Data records
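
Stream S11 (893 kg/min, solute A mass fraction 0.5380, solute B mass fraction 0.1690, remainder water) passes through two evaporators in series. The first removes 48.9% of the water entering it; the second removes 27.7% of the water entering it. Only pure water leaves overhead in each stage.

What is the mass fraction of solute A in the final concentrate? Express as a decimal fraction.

water in feed = 893×0.293 = 261.65 kg/min.
After stage 1: water left = (1−0.489)×261.65 = 133.7; stream total = 765.05 kg/min.
After stage 2: water left = (1−0.277)×133.7 = 96.667; final concentrate = 728.02 kg/min.
solute A fraction = 480.43/728.02 = 0.6599.

0.6599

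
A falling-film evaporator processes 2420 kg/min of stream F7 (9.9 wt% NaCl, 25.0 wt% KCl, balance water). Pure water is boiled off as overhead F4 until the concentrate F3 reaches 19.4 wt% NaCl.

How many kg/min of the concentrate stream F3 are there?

1235 kg/min

NaCl is conserved: 2420×0.099 = 239.58 kg/min all reports to the concentrate.
Concentrate = 239.58/(target fraction) = 1234.9 kg/min.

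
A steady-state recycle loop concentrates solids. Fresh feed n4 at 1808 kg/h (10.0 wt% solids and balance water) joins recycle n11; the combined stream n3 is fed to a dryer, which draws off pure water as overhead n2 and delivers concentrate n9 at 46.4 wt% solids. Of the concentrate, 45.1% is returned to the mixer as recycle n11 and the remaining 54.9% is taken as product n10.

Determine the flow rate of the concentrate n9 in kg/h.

Overall solids balance (none leaves overhead): solids in fresh feed = solids in product, i.e. 1808×0.100 = (1−0.451)·n9·0.464.
n9 = 180.8/(0.464×0.549) = 709.75 kg/h.

709.8 kg/h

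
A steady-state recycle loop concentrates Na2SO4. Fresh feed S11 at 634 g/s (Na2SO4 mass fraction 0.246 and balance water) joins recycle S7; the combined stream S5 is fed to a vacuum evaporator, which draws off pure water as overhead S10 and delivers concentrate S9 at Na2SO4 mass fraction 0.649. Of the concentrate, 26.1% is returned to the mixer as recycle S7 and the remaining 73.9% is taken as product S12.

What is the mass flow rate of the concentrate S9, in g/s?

325.2 g/s

Overall Na2SO4 balance (none leaves overhead): Na2SO4 in fresh feed = Na2SO4 in product, i.e. 634×0.246 = (1−0.261)·S9·0.649.
S9 = 155.96/(0.649×0.739) = 325.19 g/s.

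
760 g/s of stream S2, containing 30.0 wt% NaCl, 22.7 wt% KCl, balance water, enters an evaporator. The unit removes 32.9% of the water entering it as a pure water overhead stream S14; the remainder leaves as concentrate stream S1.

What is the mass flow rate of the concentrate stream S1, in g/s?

641.7 g/s

water entering = 760×0.473 = 359.48 g/s; overhead removed = 0.329×359.48 = 118.27 g/s.
Concentrate = 760 − 118.27 = 641.73 g/s.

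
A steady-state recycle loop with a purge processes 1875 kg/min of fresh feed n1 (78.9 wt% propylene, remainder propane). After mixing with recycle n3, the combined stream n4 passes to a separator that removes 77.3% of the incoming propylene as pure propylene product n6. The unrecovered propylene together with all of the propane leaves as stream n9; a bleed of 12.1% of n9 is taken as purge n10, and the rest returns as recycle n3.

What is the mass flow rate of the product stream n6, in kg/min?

1429 kg/min

propylene in n4: m_A = 1875×0.789 + (1−0.121)·(1−0.773)·m_A, so m_A = 1479.4/0.8005 = 1848.1 kg/min.
Product n6 = 0.773×1848.1 = 1428.6 kg/min.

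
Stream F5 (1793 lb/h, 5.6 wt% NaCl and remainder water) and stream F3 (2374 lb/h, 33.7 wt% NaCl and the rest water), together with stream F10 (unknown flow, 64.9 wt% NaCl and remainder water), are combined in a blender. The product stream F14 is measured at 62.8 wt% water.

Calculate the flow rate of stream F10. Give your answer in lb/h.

2345 lb/h

Let F10 be the unknown flow. Total out = 4167 + F10.
water balance: 3266.6 + 0.351·F10 = 0.628·(4167 + F10)
(0.351 − 0.628)·F10 = 0.628×4167 − 3266.6 = -649.68
F10 = -649.68 / -0.277 = 2345.4 lb/h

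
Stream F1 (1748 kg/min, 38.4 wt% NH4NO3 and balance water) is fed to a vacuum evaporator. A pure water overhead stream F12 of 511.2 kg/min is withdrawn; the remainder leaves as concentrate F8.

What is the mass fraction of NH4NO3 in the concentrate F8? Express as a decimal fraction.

0.543

NH4NO3 is not removed: 1748×0.384 = 671.23 kg/min of NH4NO3 enters F8.
Concentrate = 1748 − 511.2 = 1236.8 kg/min.
Mass fraction = 671.23/1236.8 = 0.543.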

#### [Work order]
Transcribe exactly, please, the lines from the one with "What is the mass flow rate of the product" to the last line of the entries above, ends included.

#### [Expected answer]
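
What is the mass flow rate of the product stream n6, in kg/min?

1429 kg/min

propylene in n4: m_A = 1875×0.789 + (1−0.121)·(1−0.773)·m_A, so m_A = 1479.4/0.8005 = 1848.1 kg/min.
Product n6 = 0.773×1848.1 = 1428.6 kg/min.

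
Stream F5 (1793 lb/h, 5.6 wt% NaCl and remainder water) and stream F3 (2374 lb/h, 33.7 wt% NaCl and the rest water), together with stream F10 (unknown flow, 64.9 wt% NaCl and remainder water), are combined in a blender. The product stream F14 is measured at 62.8 wt% water.

Calculate the flow rate of stream F10. Give your answer in lb/h.

2345 lb/h

Let F10 be the unknown flow. Total out = 4167 + F10.
water balance: 3266.6 + 0.351·F10 = 0.628·(4167 + F10)
(0.351 − 0.628)·F10 = 0.628×4167 − 3266.6 = -649.68
F10 = -649.68 / -0.277 = 2345.4 lb/h

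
Stream F1 (1748 kg/min, 38.4 wt% NH4NO3 and balance water) is fed to a vacuum evaporator. A pure water overhead stream F12 of 511.2 kg/min is withdrawn; the remainder leaves as concentrate F8.

What is the mass fraction of NH4NO3 in the concentrate F8? Express as a decimal fraction.

0.543

NH4NO3 is not removed: 1748×0.384 = 671.23 kg/min of NH4NO3 enters F8.
Concentrate = 1748 − 511.2 = 1236.8 kg/min.
Mass fraction = 671.23/1236.8 = 0.543.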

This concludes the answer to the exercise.